┌──

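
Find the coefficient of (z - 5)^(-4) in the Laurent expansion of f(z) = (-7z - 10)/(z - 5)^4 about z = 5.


Step 1: Write the numerator in powers of (z - 5): -7z - 10 = -7(z - 5) + (-7*5 - 10) = -7(z - 5) - 45
Step 2: Divide by (z - 5)^4: f(z) = -45(z - 5)^(-4) - 7(z - 5)^(-3)
Step 3: This finite sum is the Laurent series of f about z = 5.
Step 4: Coefficient of (z - 5)^(-4) = -7*5 - 10 = -45

-45


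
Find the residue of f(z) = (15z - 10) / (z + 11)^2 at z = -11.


Step 1: Pole of order 2 at z = -11
Step 2: Res = lim d/dz [(z + 11)^2 * f(z)] as z -> -11
Step 3: (z + 11)^2 * f(z) = 15z - 10
Step 4: d/dz[15z - 10] = 15

15


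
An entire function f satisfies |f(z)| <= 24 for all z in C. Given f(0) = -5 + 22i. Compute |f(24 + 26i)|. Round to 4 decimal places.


Step 1: By Liouville's theorem, a bounded entire function is constant.
Step 2: f(z) = f(0) = -5 + 22i for all z.
Step 3: |f(w)| = |-5 + 22i| = sqrt(25 + 484)
Step 4: = 22.561

22.561


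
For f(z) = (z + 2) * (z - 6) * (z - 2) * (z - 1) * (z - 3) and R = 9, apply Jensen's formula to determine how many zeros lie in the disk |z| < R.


Jensen's formula: (1/2pi)*integral log|f(Re^it)|dt = log|f(0)| + sum_{|a_k|<R} log(R/|a_k|)
Step 1: f(0) = 2 * (-6) * (-2) * (-1) * (-3) = 72
Step 2: log|f(0)| = log|-2| + log|6| + log|2| + log|1| + log|3| = 4.2767
Step 3: Zeros inside |z| < 9: -2, 6, 2, 1, 3
Step 4: Jensen sum = log(9/2) + log(9/6) + log(9/2) + log(9/1) + log(9/3) = 6.7095
Step 5: n(R) = number of terms in the Jensen sum = count of zeros inside |z| < 9 = 5

5


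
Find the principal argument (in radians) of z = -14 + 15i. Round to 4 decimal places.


Step 1: z = -14 + 15i
Step 2: arg(z) = atan2(15, -14)
Step 3: arg(z) = 2.3217

2.3217


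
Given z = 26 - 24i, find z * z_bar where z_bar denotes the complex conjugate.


Step 1: conj(z) = 26 + 24i
Step 2: z * conj(z) = 26^2 + (-24)^2
Step 3: = 676 + 576 = 1252

1252


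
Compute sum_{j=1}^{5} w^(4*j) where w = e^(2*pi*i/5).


Step 1: The sum sum_{j=1}^{n} w^(k*j) equals n if n | k, else 0.
Step 2: Here n = 5, k = 4
Step 3: Does n divide k? 5 | 4 -> False
Step 4: Sum = 0

0


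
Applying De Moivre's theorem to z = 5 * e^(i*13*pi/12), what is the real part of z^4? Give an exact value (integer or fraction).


Step 1: By De Moivre's theorem, z^4 = 5^4 * e^(i*4*13*pi/12) = 625 * (cos(13*pi/3) + i*sin(13*pi/3))
Step 2: |z|^4 = 5^4 = 625
Step 3: Reduce the angle mod 2*pi: 13*pi/3 - 4*pi = pi/3
Step 4: cos(pi/3) = 1/2
Step 5: Re(z^4) = 625 * 1/2 = 625/2

625/2


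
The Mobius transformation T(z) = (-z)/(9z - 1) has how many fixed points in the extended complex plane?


Step 1: Fixed points satisfy T(z) = z
Step 2: 9z^2 = 0
Step 3: Discriminant = 0^2 - 4*9*0 = 0
Step 4: Number of fixed points = 1

1


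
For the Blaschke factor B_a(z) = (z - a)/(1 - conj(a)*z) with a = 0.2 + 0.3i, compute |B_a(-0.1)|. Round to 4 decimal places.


Step 1: Numerator z0 - a = -0.1 - (0.2 + 0.3i) = -0.3 - 0.3i
Step 2: Denominator 1 - conj(a)*z0 = 1 - (0.2 - 0.3i)*(-0.1) = 1.02 - 0.03i
Step 3: |z0 - a|^2 = (-0.3)^2 + (-0.3)^2 = 0.18; |1 - conj(a)*z0|^2 = 1.02^2 + (-0.03)^2 = 1.0413
Step 4: |B_a(-0.1)| = sqrt(0.18 / 1.0413) = sqrt(0.172861)
Step 5: = 0.4158

0.4158


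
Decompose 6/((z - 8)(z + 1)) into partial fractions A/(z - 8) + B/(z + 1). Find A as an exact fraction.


Step 1: Multiply both sides by (z - 8) and set z = 8
Step 2: A = 6 / (8 + 1)
Step 3: A = 6 / 9
Step 4: A = 2/3

2/3


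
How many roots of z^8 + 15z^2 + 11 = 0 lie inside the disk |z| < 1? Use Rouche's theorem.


Step 1: On |z| = 1 the three terms have sizes |z^8| = 1^8 = 1, |15z^2| = 15*1^2 = 15, |11| = 11
Step 2: The dominant term is g(z) = 15z^2; let h(z) = z^8 + 11 so f = g + h
Step 3: On |z| = 1: |g| = 15 and |h| <= 1 + 11 = 12
Step 4: Since 15 > 12, |h| < |g| on |z| = 1, so by Rouche f has the same number of zeros as g inside |z| < 1
Step 5: g(z) = 15z^2 has 2 zeros (at the origin, multiplicity 2) inside |z| < 1. Answer = 2

2


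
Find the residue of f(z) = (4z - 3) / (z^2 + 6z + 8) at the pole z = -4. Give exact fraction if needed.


Step 1: Q(z) = z^2 + 6z + 8 = (z + 4)(z + 2)
Step 2: Q'(z) = 2z + 6
Step 3: Q'(-4) = -2, P(-4) = -19
Step 4: Res = P(-4)/Q'(-4) = -19/(-2) = 19/2

19/2


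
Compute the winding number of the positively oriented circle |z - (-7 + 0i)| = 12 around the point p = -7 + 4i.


Step 1: Center c = (-7, 0), radius = 12
Step 2: |p - c|^2 = 0^2 + 4^2 = 16
Step 3: r^2 = 144
Step 4: |p-c| < r so winding number = 1

1


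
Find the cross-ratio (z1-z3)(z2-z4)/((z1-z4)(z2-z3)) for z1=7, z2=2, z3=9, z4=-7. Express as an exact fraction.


Step 1: (z1-z3)(z2-z4) = (-2) * 9 = -18
Step 2: (z1-z4)(z2-z3) = 14 * (-7) = -98
Step 3: Cross-ratio = 18/98 = 9/49

9/49


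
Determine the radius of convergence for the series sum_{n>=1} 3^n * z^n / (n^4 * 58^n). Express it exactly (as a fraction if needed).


Step 1: General term a_n = 3^n / (n^4 * 58^n)
Step 2: By the root test, |a_n|^(1/n) = 3 / (n^(4/n) * 58) -> 3/58 as n -> infinity (since n^(4/n) -> 1)
Step 3: R = 1/lim|a_n|^(1/n) = 58/3

58/3


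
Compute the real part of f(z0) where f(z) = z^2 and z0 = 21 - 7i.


Step 1: z0 = 21 - 7i
Step 2: z0^2 = 21^2 - (-7)^2 - 294i
Step 3: real part = 441 - 49 = 392

392


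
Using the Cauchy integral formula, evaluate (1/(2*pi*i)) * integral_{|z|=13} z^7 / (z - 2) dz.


Step 1: f(z) = z^7, a = 2 is inside |z| = 13
Step 2: By Cauchy integral formula: (1/(2pi*i)) * integral = f(a)
Step 3: f(2) = 2^7 = 128

128


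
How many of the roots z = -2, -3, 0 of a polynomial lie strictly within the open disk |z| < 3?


Step 1: Check each root:
  z = -2: |-2| = 2 < 3
  z = -3: |-3| = 3 >= 3
  z = 0: |0| = 0 < 3
Step 2: Count = 2

2


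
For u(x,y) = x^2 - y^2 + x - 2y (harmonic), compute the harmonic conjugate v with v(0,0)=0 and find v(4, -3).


Step 1: v_x = -u_y = 2y + 2
Step 2: v_y = u_x = 2x + 1
Step 3: v = 2xy + 2x + y + C
Step 4: v(0,0) = 0 => C = 0
Step 5: v(4, -3) = -19

-19


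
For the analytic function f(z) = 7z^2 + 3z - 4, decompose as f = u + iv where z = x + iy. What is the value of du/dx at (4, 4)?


Step 1: f(z) = 7(x+iy)^2 + 3(x+iy) - 4
Step 2: u = 7(x^2 - y^2) + 3x - 4
Step 3: u_x = 14x + 3
Step 4: At (4, 4): u_x = 56 + 3 = 59

59


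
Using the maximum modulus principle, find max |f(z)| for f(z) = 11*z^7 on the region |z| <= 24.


Step 1: On |z| = 24, |f(z)| = 11 * |z|^7 = 11 * 24^7
Step 2: By maximum modulus principle, maximum is on boundary.
Step 3: Maximum = 11 * 4586471424 = 50451185664

50451185664


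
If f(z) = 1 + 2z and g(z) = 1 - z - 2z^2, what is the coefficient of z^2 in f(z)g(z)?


Step 1: z^2 term in f*g comes from: (1)*(-2z^2) + (2z)*(-z) + (0)*(1)
Step 2: = -2 - 2 + 0
Step 3: = -4

-4


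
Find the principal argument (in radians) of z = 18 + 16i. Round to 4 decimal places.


Step 1: z = 18 + 16i
Step 2: arg(z) = atan2(16, 18)
Step 3: arg(z) = 0.7266

0.7266


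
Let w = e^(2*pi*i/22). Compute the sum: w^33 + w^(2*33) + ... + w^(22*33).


Step 1: The sum sum_{j=1}^{n} w^(k*j) equals n if n | k, else 0.
Step 2: Here n = 22, k = 33
Step 3: Does n divide k? 22 | 33 -> False
Step 4: Sum = 0

0


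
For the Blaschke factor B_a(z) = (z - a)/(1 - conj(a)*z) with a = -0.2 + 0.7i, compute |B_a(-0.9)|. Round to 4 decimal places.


Step 1: Numerator z0 - a = -0.9 - (-0.2 + 0.7i) = -0.7 - 0.7i
Step 2: Denominator 1 - conj(a)*z0 = 1 - (-0.2 - 0.7i)*(-0.9) = 0.82 - 0.63i
Step 3: |z0 - a|^2 = (-0.7)^2 + (-0.7)^2 = 0.98; |1 - conj(a)*z0|^2 = 0.82^2 + (-0.63)^2 = 1.0693
Step 4: |B_a(-0.9)| = sqrt(0.98 / 1.0693) = sqrt(0.916487)
Step 5: = 0.9573

0.9573


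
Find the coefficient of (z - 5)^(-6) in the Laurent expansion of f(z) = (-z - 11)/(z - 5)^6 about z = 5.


Step 1: Write the numerator in powers of (z - 5): -z - 11 = -(z - 5) + (-1*5 - 11) = -(z - 5) - 16
Step 2: Divide by (z - 5)^6: f(z) = -16(z - 5)^(-6) - (z - 5)^(-5)
Step 3: This finite sum is the Laurent series of f about z = 5.
Step 4: Coefficient of (z - 5)^(-6) = -1*5 - 11 = -16

-16


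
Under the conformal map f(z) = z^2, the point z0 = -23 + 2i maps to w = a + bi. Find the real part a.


Step 1: z0 = -23 + 2i
Step 2: z0^2 = (-23)^2 - 2^2 - 92i
Step 3: real part = 529 - 4 = 525

525


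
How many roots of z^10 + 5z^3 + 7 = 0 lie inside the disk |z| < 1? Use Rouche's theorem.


Step 1: On |z| = 1 the three terms have sizes |z^10| = 1^10 = 1, |5z^3| = 5*1^3 = 5, |7| = 7
Step 2: The dominant term is g(z) = 7; let h(z) = z^10 + 5z^3 so f = g + h
Step 3: On |z| = 1: |g| = 7 and |h| <= 1 + 5 = 6
Step 4: Since 7 > 6, |h| < |g| on |z| = 1, so by Rouche f has the same number of zeros as g inside |z| < 1
Step 5: g(z) = 7 is a nonzero constant with no zeros inside |z| < 1. Answer = 0

0


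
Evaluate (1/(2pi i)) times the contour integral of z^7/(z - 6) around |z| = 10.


Step 1: f(z) = z^7, a = 6 is inside |z| = 10
Step 2: By Cauchy integral formula: (1/(2pi*i)) * integral = f(a)
Step 3: f(6) = 6^7 = 279936

279936


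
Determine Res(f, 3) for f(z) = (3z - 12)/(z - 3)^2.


Step 1: Pole of order 2 at z = 3
Step 2: Res = lim d/dz [(z - 3)^2 * f(z)] as z -> 3
Step 3: (z - 3)^2 * f(z) = 3z - 12
Step 4: d/dz[3z - 12] = 3

3


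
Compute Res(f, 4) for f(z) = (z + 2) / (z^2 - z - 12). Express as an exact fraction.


Step 1: Q(z) = z^2 - z - 12 = (z - 4)(z + 3)
Step 2: Q'(z) = 2z - 1
Step 3: Q'(4) = 7, P(4) = 6
Step 4: Res = P(4)/Q'(4) = 6/7 = 6/7

6/7


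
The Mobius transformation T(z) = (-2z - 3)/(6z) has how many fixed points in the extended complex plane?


Step 1: Fixed points satisfy T(z) = z
Step 2: 6z^2 + 2z + 3 = 0
Step 3: Discriminant = 2^2 - 4*6*3 = -68
Step 4: Number of fixed points = 2

2


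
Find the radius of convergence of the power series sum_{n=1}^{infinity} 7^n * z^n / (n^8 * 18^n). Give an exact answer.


Step 1: General term a_n = 7^n / (n^8 * 18^n)
Step 2: By the root test, |a_n|^(1/n) = 7 / (n^(8/n) * 18) -> 7/18 as n -> infinity (since n^(8/n) -> 1)
Step 3: R = 1/lim|a_n|^(1/n) = 18/7

18/7


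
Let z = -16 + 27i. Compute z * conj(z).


Step 1: conj(z) = -16 - 27i
Step 2: z * conj(z) = (-16)^2 + 27^2
Step 3: = 256 + 729 = 985

985


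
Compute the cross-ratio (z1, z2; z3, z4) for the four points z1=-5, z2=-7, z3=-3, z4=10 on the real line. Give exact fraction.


Step 1: (z1-z3)(z2-z4) = (-2) * (-17) = 34
Step 2: (z1-z4)(z2-z3) = (-15) * (-4) = 60
Step 3: Cross-ratio = 34/60 = 17/30

17/30


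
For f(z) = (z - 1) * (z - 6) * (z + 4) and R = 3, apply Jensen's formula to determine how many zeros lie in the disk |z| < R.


Jensen's formula: (1/2pi)*integral log|f(Re^it)|dt = log|f(0)| + sum_{|a_k|<R} log(R/|a_k|)
Step 1: f(0) = (-1) * (-6) * 4 = 24
Step 2: log|f(0)| = log|1| + log|6| + log|-4| = 3.1781
Step 3: Zeros inside |z| < 3: 1
Step 4: Jensen sum = log(3/1) = 1.0986
Step 5: n(R) = number of terms in the Jensen sum = count of zeros inside |z| < 3 = 1

1


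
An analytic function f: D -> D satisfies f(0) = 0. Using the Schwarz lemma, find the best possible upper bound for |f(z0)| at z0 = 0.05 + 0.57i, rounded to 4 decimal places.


Step 1: Schwarz lemma: if f: D -> D is analytic with f(0) = 0, then |f(z)| <= |z| for all z in D, and this is sharp (f(z) = z).
Step 2: |z0|^2 = 0.05^2 + 0.57^2 = 0.3274
Step 3: |z0| = sqrt(0.3274) = 0.572189
Step 4: Best bound = |z0| = 0.5722

0.5722


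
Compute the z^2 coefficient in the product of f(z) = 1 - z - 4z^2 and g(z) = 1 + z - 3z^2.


Step 1: z^2 term in f*g comes from: (1)*(-3z^2) + (-z)*(z) + (-4z^2)*(1)
Step 2: = -3 - 1 - 4
Step 3: = -8

-8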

└──

● **What is required**:
From where "For f(z) = (z - 1)" appears to the last line of the listing above, please write out every line exactly; leave out the rest.

● **Answer to this exercise**:
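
For f(z) = (z - 1) * (z - 6) * (z + 4) and R = 3, apply Jensen's formula to determine how many zeros lie in the disk |z| < R.


Jensen's formula: (1/2pi)*integral log|f(Re^it)|dt = log|f(0)| + sum_{|a_k|<R} log(R/|a_k|)
Step 1: f(0) = (-1) * (-6) * 4 = 24
Step 2: log|f(0)| = log|1| + log|6| + log|-4| = 3.1781
Step 3: Zeros inside |z| < 3: 1
Step 4: Jensen sum = log(3/1) = 1.0986
Step 5: n(R) = number of terms in the Jensen sum = count of zeros inside |z| < 3 = 1

1


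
An analytic function f: D -> D satisfies f(0) = 0. Using the Schwarz lemma, find the best possible upper bound for |f(z0)| at z0 = 0.05 + 0.57i, rounded to 4 decimal places.


Step 1: Schwarz lemma: if f: D -> D is analytic with f(0) = 0, then |f(z)| <= |z| for all z in D, and this is sharp (f(z) = z).
Step 2: |z0|^2 = 0.05^2 + 0.57^2 = 0.3274
Step 3: |z0| = sqrt(0.3274) = 0.572189
Step 4: Best bound = |z0| = 0.5722

0.5722


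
Compute the z^2 coefficient in the product of f(z) = 1 - z - 4z^2 and g(z) = 1 + z - 3z^2.


Step 1: z^2 term in f*g comes from: (1)*(-3z^2) + (-z)*(z) + (-4z^2)*(1)
Step 2: = -3 - 1 - 4
Step 3: = -8

-8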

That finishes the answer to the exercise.